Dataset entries
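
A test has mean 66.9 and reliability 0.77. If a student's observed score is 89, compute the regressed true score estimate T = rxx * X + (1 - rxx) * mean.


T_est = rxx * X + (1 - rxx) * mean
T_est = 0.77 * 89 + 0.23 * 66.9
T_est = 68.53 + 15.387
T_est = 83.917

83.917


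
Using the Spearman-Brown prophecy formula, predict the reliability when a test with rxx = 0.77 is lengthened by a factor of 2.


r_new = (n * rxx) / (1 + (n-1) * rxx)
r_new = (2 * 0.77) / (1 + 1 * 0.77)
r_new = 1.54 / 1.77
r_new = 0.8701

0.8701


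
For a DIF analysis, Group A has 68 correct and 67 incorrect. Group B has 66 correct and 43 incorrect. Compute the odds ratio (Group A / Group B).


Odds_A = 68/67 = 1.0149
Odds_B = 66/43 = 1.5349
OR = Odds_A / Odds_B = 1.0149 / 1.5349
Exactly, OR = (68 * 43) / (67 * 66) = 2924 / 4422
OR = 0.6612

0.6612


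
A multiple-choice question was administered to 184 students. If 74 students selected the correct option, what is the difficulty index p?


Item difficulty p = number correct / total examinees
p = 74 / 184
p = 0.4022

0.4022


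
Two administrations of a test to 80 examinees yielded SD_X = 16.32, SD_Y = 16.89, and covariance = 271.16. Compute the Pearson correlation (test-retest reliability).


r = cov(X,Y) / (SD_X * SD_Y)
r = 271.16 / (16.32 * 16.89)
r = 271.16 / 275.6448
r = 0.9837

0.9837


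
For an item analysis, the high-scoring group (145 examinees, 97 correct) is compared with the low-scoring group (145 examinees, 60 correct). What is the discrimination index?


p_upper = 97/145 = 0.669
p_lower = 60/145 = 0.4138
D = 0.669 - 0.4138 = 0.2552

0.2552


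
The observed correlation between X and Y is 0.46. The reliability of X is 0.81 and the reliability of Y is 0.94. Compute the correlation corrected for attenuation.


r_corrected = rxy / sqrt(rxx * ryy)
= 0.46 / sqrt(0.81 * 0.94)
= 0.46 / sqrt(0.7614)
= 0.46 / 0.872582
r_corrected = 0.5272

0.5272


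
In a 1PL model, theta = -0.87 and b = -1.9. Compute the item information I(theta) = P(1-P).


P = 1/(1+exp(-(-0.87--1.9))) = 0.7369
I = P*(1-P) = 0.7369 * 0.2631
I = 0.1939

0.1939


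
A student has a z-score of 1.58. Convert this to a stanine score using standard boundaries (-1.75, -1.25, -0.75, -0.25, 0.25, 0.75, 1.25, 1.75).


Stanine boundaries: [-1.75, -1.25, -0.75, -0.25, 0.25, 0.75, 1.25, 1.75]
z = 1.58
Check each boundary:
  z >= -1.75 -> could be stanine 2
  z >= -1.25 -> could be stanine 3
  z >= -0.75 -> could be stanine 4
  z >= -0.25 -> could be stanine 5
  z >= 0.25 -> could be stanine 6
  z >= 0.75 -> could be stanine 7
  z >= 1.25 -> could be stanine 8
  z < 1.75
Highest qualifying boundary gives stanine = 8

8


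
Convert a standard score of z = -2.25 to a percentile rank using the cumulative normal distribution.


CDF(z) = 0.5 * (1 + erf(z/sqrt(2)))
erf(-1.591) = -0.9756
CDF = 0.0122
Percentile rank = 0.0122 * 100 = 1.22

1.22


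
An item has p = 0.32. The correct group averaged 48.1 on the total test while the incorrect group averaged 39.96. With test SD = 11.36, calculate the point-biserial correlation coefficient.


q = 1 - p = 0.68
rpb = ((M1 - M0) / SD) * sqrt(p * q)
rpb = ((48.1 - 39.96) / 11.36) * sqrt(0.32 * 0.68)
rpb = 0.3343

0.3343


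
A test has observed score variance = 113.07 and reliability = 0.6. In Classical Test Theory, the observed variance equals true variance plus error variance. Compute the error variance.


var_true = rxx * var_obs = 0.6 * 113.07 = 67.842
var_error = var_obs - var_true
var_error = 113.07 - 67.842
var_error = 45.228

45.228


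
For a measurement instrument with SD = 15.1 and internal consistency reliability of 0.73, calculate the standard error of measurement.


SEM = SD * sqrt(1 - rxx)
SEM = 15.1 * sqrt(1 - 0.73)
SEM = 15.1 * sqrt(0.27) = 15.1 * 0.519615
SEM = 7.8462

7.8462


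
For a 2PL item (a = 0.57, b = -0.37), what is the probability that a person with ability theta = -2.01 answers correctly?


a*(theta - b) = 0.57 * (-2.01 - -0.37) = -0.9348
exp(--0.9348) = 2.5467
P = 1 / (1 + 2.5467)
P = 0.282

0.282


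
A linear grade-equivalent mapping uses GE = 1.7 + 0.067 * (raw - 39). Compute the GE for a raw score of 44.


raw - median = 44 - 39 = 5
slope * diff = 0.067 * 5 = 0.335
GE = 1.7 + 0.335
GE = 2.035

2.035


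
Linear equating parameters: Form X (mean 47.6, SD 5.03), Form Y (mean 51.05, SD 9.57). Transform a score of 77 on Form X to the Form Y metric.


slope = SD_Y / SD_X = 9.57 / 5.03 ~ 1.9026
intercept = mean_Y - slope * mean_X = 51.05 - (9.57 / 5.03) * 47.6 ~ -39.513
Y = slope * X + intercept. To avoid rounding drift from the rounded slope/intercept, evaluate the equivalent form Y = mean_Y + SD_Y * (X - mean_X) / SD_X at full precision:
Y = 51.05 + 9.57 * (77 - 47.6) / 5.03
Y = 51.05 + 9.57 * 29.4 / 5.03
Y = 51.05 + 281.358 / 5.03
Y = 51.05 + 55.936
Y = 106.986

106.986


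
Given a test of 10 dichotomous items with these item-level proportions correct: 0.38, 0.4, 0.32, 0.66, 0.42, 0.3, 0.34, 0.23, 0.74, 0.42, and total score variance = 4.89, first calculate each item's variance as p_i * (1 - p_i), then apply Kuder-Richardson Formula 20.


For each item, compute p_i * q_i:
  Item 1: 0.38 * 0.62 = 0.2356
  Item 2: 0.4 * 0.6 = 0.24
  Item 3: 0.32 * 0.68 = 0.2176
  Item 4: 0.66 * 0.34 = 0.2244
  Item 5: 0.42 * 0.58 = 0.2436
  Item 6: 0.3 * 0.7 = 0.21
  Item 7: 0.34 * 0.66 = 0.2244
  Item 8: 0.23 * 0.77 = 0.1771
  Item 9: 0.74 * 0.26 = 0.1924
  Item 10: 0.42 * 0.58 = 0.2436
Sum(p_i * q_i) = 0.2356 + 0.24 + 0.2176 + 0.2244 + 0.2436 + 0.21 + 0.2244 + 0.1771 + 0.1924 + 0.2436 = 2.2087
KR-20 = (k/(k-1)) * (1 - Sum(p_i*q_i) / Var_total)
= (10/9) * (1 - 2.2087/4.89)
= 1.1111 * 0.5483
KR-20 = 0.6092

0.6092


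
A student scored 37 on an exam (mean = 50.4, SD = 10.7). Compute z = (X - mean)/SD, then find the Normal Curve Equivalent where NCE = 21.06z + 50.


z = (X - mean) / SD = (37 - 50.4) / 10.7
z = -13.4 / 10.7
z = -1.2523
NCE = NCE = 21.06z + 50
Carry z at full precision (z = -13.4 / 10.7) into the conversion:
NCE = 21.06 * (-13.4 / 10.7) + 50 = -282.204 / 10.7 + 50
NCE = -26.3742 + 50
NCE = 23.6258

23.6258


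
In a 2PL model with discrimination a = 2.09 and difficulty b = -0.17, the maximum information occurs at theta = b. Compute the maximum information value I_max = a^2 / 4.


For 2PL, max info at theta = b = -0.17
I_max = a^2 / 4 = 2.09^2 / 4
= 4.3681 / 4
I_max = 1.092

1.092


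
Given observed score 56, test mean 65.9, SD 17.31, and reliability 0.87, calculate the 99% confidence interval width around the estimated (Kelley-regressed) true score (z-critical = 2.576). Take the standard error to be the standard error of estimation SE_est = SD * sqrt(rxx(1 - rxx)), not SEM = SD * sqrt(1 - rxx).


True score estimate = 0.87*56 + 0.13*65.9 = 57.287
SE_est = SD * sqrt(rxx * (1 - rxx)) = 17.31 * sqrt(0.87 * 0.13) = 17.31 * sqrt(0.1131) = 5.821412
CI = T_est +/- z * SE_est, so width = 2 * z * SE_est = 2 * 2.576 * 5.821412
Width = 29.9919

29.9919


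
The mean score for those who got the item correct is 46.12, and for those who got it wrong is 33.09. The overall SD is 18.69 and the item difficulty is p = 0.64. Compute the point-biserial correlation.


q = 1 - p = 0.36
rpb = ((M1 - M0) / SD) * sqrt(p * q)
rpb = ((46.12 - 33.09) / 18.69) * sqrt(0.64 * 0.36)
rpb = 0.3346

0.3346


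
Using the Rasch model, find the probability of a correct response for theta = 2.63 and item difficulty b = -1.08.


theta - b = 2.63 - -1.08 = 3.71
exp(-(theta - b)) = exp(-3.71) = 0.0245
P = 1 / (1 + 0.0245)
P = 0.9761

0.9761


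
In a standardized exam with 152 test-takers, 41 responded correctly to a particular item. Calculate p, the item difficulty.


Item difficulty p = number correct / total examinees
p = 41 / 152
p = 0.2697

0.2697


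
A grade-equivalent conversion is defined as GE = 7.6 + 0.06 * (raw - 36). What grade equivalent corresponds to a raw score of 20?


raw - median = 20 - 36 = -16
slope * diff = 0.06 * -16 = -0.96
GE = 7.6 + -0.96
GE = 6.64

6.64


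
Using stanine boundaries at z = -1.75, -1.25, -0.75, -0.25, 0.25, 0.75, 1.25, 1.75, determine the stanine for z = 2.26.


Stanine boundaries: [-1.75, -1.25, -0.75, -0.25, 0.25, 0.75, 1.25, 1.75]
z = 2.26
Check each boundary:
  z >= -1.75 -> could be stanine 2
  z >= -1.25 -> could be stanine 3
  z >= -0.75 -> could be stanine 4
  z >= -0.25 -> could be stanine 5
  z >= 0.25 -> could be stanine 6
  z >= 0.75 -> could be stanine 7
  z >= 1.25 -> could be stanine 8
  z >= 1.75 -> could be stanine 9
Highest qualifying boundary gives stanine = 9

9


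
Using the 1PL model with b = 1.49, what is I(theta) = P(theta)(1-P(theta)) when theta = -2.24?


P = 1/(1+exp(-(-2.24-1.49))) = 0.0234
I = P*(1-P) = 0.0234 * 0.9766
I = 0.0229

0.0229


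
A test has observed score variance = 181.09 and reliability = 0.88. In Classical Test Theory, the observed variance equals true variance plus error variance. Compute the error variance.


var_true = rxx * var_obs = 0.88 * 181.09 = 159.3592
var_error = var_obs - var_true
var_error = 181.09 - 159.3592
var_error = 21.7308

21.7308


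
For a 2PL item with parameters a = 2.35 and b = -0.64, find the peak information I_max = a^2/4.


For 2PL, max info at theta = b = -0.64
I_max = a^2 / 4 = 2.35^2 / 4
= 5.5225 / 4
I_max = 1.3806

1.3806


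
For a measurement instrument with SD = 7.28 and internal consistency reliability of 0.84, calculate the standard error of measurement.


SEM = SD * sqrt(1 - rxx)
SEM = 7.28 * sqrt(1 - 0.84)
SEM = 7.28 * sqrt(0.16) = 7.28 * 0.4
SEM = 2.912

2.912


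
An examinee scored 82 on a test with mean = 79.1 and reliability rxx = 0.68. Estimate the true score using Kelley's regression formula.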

-- Problem --
The answer should be the exact lines running from the line containing "For a measurement instrument with SD = 7.28" to the last line of the entries, with nothing else.

-- The completed task --
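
For a measurement instrument with SD = 7.28 and internal consistency reliability of 0.84, calculate the standard error of measurement.


SEM = SD * sqrt(1 - rxx)
SEM = 7.28 * sqrt(1 - 0.84)
SEM = 7.28 * sqrt(0.16) = 7.28 * 0.4
SEM = 2.912

2.912


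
An examinee scored 82 on a test with mean = 79.1 and reliability rxx = 0.68. Estimate the true score using Kelley's regression formula.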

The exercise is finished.